*Data for this exercise*.
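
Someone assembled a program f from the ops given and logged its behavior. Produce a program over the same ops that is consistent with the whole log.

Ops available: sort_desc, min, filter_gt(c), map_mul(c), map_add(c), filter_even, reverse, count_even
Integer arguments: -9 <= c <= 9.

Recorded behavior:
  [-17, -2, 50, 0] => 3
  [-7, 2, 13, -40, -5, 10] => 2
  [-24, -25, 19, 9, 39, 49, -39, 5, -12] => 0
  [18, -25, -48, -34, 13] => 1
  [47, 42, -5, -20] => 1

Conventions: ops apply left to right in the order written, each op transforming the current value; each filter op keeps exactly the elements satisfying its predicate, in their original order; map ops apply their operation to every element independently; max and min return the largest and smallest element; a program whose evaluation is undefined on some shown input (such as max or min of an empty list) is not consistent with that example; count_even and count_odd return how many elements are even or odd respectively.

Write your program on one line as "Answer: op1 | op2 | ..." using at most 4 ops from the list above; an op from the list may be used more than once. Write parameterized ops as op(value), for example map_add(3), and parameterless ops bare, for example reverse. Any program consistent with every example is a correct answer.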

*What is being asked*. Only lines with the word "every" are wanted. Find and copy them from the records above.

*The answer*.
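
Conventions: ops apply left to right in the order written, each op transforming the current value; each filter op keeps exactly the elements satisfying its predicate, in their original order; map ops apply their operation to every element independently; max and min return the largest and smallest element; a program whose evaluation is undefined on some shown input (such as max or min of an empty list) is not consistent with that example; count_even and count_odd return how many elements are even or odd respectively.
Write your program on one line as "Answer: op1 | op2 | ..." using at most 4 ops from the list above; an op from the list may be used more than once. Write parameterized ops as op(value), for example map_add(3), and parameterless ops bare, for example reverse. Any program consistent with every example is a correct answer.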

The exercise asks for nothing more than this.